Supplied records
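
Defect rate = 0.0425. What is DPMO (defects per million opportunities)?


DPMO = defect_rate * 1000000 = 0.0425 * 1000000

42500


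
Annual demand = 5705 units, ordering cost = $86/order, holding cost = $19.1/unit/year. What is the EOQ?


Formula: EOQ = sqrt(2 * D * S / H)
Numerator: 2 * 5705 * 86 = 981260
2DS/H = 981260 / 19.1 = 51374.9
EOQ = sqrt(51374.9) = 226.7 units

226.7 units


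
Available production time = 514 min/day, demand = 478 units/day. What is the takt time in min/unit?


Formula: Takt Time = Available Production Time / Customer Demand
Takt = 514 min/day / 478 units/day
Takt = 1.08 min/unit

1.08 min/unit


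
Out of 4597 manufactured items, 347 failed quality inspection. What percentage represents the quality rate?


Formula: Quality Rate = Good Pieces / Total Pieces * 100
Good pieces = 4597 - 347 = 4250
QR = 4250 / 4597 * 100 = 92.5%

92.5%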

--

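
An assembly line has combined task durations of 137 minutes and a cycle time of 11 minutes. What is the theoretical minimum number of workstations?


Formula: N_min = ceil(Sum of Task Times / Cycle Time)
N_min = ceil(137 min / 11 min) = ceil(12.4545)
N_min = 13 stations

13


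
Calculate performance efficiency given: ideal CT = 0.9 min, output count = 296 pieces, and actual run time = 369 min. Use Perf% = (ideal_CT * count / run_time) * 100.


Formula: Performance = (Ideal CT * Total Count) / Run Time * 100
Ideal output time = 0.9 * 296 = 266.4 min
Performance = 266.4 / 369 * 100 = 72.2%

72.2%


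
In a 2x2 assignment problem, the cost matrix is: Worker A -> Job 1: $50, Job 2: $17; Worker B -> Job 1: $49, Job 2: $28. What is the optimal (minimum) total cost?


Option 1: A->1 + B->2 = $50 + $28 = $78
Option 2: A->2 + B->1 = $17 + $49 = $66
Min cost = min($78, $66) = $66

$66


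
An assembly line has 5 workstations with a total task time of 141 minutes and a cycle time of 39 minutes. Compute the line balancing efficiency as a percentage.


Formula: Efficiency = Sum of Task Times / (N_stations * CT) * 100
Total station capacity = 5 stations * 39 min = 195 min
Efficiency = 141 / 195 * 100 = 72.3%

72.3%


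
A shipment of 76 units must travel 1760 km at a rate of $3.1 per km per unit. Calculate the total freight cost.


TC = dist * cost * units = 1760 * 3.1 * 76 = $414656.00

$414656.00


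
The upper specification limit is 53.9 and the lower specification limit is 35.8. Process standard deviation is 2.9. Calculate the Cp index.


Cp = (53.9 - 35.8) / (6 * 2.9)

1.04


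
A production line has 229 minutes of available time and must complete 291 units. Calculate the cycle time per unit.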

Task to carry out
Within the material above, extract exactly the lines that start at the line containing "The upper specification" and stop after the line containing "A production line", and only those.

Exercise answer
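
The upper specification limit is 53.9 and the lower specification limit is 35.8. Process standard deviation is 2.9. Calculate the Cp index.


Cp = (53.9 - 35.8) / (6 * 2.9)

1.04


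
A production line has 229 minutes of available time and must complete 291 units. Calculate the cycle time per unit.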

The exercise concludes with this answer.